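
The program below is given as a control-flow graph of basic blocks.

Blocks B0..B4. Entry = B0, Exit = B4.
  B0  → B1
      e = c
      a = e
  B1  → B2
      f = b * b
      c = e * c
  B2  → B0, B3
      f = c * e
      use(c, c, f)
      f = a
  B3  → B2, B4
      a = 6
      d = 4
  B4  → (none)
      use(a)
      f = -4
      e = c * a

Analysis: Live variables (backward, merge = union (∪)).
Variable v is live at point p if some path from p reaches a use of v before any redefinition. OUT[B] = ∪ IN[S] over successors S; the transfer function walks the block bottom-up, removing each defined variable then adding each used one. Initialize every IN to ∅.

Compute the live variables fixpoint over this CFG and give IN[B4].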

======

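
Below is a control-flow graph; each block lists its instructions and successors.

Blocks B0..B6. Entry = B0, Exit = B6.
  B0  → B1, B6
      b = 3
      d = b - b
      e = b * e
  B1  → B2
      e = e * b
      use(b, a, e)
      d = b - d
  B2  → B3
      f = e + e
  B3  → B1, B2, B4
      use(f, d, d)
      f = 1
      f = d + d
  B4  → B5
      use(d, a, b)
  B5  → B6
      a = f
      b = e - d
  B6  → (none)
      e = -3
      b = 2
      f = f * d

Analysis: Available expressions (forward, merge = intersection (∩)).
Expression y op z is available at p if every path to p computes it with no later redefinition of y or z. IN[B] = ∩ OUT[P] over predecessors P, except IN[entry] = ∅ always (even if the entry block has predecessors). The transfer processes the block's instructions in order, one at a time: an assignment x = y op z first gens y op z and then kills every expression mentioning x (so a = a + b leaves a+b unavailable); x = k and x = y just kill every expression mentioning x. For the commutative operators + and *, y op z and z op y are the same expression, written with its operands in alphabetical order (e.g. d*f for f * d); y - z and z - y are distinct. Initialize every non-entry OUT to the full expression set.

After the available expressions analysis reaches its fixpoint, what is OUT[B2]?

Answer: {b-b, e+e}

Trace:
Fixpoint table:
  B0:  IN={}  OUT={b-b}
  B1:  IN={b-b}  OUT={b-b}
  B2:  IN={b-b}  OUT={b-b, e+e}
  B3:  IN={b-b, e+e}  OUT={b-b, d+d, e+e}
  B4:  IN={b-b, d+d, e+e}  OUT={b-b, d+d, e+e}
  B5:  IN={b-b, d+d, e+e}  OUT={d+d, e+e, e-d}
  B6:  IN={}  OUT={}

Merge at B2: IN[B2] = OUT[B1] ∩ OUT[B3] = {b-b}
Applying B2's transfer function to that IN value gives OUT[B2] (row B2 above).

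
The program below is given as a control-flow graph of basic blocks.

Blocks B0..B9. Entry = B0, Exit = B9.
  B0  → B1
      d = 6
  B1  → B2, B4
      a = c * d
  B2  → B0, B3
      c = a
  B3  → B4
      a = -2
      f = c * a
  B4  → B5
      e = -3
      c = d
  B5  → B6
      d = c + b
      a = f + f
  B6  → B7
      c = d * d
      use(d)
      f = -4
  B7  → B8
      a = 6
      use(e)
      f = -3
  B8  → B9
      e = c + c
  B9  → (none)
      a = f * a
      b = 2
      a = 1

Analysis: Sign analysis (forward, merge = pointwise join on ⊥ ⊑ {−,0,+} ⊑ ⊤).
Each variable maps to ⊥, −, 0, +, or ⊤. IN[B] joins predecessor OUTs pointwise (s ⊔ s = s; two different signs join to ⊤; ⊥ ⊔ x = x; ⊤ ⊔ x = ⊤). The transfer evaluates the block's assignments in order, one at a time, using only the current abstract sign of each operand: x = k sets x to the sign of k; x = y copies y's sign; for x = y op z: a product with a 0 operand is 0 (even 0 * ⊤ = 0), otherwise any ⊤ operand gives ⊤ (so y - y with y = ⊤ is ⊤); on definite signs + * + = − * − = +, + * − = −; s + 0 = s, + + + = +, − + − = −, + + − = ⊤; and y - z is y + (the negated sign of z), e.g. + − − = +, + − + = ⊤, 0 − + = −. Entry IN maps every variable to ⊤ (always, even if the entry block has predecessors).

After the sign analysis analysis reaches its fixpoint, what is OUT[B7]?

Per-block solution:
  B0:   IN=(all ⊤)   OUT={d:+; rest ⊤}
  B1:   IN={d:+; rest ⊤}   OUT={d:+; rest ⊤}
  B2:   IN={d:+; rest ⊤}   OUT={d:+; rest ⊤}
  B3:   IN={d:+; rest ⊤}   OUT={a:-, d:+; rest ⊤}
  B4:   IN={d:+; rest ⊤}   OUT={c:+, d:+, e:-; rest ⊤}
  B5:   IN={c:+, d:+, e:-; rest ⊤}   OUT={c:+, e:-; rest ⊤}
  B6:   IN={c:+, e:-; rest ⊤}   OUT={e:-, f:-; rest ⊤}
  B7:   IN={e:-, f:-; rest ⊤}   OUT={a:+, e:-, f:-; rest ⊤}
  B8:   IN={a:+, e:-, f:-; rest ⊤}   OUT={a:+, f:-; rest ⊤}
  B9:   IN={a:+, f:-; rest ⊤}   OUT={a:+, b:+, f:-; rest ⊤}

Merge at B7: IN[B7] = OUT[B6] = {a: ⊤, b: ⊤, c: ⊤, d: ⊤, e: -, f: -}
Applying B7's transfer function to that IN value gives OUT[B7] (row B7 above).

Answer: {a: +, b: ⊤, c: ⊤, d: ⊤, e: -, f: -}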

======

§ Try it
Search the data above for the word "instructions", then gather each line in which it appears.

§ Response area
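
Below is a control-flow graph; each block lists its instructions and successors.
Expression y op z is available at p if every path to p computes it with no later redefinition of y or z. IN[B] = ∩ OUT[P] over predecessors P, except IN[entry] = ∅ always (even if the entry block has predecessors). The transfer processes the block's instructions in order, one at a time: an assignment x = y op z first gens y op z and then kills every expression mentioning x (so a = a + b leaves a+b unavailable); x = k and x = y just kill every expression mentioning x. For the commutative operators + and *, y op z and z op y are the same expression, written with its operands in alphabetical order (e.g. d*f for f * d); y - z and z - y are distinct. Initialize every non-entry OUT to the full expression set.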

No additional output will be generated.